[Collected data entries]
★ ★ ★ ★

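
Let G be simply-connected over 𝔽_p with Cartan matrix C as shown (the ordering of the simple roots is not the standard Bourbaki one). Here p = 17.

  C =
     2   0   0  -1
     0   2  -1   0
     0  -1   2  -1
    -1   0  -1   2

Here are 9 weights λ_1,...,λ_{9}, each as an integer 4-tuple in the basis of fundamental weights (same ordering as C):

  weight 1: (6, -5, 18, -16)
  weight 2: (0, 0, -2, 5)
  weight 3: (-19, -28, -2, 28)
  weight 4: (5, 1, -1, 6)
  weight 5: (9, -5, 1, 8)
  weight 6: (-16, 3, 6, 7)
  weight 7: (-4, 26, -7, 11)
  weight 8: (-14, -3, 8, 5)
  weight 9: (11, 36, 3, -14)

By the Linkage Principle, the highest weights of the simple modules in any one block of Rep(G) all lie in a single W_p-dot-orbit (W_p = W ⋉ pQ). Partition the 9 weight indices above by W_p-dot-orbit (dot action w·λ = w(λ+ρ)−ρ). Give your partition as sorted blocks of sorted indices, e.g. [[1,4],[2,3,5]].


Root system A_4: the 4×4 matrix C matches after relabeling.

Alcove-folded reps (p=17, 9 weights, presented ϖ-order):

  λ_1 → (6, 2, 0, 7);  λ_2 → (1, 0, 1, 5);  λ_3 → (1, 0, 1, 5);  λ_4 → (6, 2, 0, 7);  λ_5 → (6, 2, 0, 7);  λ_6 → (6, 2, 0, 7);  λ_7 → (3, 1, 4, 6);  λ_8 → (6, 2, 0, 7);  λ_9 → (3, 1, 4, 6)

Grouping the 9 weights by Ā_17-representative: 3 linkage classes.

[[1, 4, 5, 6, 8], [2, 3], [7, 9]]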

★ ★ ★ ★

■ What the exercise asks
Check each line of the entries above for the string "Here", and return those that contain it.

■ Answer to this task
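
Let G be simply-connected over 𝔽_p with Cartan matrix C as shown (the ordering of the simple roots is not the standard Bourbaki one). Here p = 17.
Here are 9 weights λ_1,...,λ_{9}, each as an integer 4-tuple in the basis of fundamental weights (same ordering as C):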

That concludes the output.